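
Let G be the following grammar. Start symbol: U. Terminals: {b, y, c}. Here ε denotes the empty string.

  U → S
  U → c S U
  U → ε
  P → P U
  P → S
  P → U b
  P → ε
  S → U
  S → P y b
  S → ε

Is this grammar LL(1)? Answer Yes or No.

No

FIRST(U) = {ε, b, c, y}
FIRST(P) = {ε, b, c, y}
FIRST(S) = {ε, b, c, y}
FOLLOW(U) = {$, b, c, y}
FOLLOW(P) = {b, c, y}
FOLLOW(S) = {$, b, c, y}
Cell M[P, b] receives both P → P U and P → S and P → U b and P → ε — the grammar is not LL(1).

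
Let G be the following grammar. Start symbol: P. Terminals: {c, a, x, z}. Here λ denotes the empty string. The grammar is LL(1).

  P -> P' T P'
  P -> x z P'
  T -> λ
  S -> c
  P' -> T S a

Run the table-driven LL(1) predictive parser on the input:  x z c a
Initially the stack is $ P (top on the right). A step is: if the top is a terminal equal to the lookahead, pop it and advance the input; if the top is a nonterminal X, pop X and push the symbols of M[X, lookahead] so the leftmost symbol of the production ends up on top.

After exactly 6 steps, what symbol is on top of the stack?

step 1: stack=$ P  input=x z c a $  — expand P -> x z P'
step 2: stack=$ P' z x  input=x z c a $  — match x
step 3: stack=$ P' z  input=z c a $  — match z
step 4: stack=$ P'  input=c a $  — expand P' -> T S a
step 5: stack=$ a S T  input=c a $  — expand T -> λ
step 6: stack=$ a S  input=c a $  — expand S -> c
Stack after step 6: $ a c (top = c).

c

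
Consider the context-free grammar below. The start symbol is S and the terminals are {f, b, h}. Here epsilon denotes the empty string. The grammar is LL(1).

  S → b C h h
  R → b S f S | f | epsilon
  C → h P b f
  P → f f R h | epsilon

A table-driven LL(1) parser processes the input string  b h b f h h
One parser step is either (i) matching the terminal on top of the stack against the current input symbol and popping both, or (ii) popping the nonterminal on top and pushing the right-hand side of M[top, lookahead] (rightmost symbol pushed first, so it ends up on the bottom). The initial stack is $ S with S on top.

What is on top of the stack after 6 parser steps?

f

step 1: stack=$ S  input=b h b f h h $  — expand S → b C h h
step 2: stack=$ h h C b  input=b h b f h h $  — match b
step 3: stack=$ h h C  input=h b f h h $  — expand C → h P b f
step 4: stack=$ h h f b P h  input=h b f h h $  — match h
step 5: stack=$ h h f b P  input=b f h h $  — expand P → epsilon
step 6: stack=$ h h f b  input=b f h h $  — match b
Stack after step 6: $ h h f (top = f).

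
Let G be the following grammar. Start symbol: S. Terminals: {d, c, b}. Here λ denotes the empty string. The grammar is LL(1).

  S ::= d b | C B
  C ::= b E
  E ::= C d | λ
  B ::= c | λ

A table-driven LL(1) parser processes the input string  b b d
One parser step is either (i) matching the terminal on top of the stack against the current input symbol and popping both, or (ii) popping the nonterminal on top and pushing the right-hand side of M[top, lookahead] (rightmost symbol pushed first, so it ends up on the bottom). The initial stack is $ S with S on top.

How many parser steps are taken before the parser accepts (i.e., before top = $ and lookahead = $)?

9

step 1: stack=$ S  input=b b d $  — expand S ::= C B
step 2: stack=$ B C  input=b b d $  — expand C ::= b E
step 3: stack=$ B E b  input=b b d $  — match b
step 4: stack=$ B E  input=b d $  — expand E ::= C d
step 5: stack=$ B d C  input=b d $  — expand C ::= b E
step 6: stack=$ B d E b  input=b d $  — match b
step 7: stack=$ B d E  input=d $  — expand E ::= λ
step 8: stack=$ B d  input=d $  — match d
step 9: stack=$ B  input=$  — expand B ::= λ
Accept reached after 9 steps.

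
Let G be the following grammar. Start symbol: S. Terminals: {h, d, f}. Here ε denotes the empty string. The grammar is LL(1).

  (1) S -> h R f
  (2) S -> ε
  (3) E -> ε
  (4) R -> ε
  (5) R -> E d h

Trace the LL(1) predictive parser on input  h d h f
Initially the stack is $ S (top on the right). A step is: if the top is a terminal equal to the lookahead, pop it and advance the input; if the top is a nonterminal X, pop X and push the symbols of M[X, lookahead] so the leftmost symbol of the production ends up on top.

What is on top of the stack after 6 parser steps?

     Stack      Input      Action
  1  $ S        h d h f $  expand S -> h R f
  2  $ f R h    h d h f $  match h
  3  $ f R      d h f $    expand R -> E d h
  4  $ f h d E  d h f $    expand E -> ε
  5  $ f h d    d h f $    match d
  6  $ f h      h f $      match h
Stack after step 6: $ f (top = f).

f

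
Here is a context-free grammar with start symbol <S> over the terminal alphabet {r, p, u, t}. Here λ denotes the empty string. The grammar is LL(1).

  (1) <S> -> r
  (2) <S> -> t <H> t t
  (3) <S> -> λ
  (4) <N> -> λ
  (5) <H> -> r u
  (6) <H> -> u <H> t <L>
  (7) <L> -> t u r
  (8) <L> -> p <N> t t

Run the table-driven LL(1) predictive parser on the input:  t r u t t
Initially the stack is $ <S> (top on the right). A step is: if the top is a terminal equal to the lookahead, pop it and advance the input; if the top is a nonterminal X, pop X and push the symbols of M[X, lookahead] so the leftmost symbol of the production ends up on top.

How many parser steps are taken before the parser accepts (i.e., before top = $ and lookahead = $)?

7

     Stack        Input        Action
  1  $ <S>        t r u t t $  expand <S> -> t <H> t t
  2  $ t t <H> t  t r u t t $  match t
  3  $ t t <H>    r u t t $    expand <H> -> r u
  4  $ t t u r    r u t t $    match r
  5  $ t t u      u t t $      match u
  6  $ t t        t t $        match t
  7  $ t          t $          match t
Accept reached after 7 steps.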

----

= REQUIRED WORK =
If a line in the data contains the string "free", copy it.

= TASK OUTPUT =
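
Consider the context-free grammar below. The start symbol is S and the terminals are {f, b, h}. Here epsilon denotes the empty string. The grammar is LL(1).
Here is a context-free grammar with start symbol <S> over the terminal alphabet {r, p, u, t}. Here λ denotes the empty string. The grammar is LL(1).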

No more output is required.